What is wanted is the line holding "2 | 0.57 | 6 |" and every later line through the end of the entries, set down exactly.
SOURCE DATA below:
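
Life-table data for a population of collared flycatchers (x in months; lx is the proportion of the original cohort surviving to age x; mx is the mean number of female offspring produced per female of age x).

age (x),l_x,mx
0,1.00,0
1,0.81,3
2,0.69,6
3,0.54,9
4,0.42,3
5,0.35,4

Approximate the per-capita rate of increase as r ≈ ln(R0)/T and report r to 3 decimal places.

0.999

R0 = Σ lx·mx = 0 + 2.43 + 4.14 + 4.86 + 1.26 + 1.4 = 14.09
Σ x·lx·mx = 37.33; T = 37.33/14.09 = 2.6494…
r ≈ ln(R0)/T = ln(14.09)/2.6494… = 0.99852… → 0.999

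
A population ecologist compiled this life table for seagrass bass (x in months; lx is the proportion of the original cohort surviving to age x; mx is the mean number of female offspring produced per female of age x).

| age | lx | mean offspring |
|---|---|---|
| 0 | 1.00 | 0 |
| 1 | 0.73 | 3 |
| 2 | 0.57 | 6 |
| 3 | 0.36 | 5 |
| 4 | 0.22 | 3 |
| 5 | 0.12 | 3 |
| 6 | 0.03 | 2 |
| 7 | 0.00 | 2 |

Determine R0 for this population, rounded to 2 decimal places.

lx·mx by age: 0, 2.19, 3.42, 1.8, 0.66, 0.36, 0.06, 0
R0 = Σ lx·mx = 8.49 → 8.49

8.49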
End of SOURCE DATA.
TASK SOLUTION:
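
| 2 | 0.57 | 6 |
| 3 | 0.36 | 5 |
| 4 | 0.22 | 3 |
| 5 | 0.12 | 3 |
| 6 | 0.03 | 2 |
| 7 | 0.00 | 2 |

Determine R0 for this population, rounded to 2 decimal places.

lx·mx by age: 0, 2.19, 3.42, 1.8, 0.66, 0.36, 0.06, 0
R0 = Σ lx·mx = 8.49 → 8.49

8.49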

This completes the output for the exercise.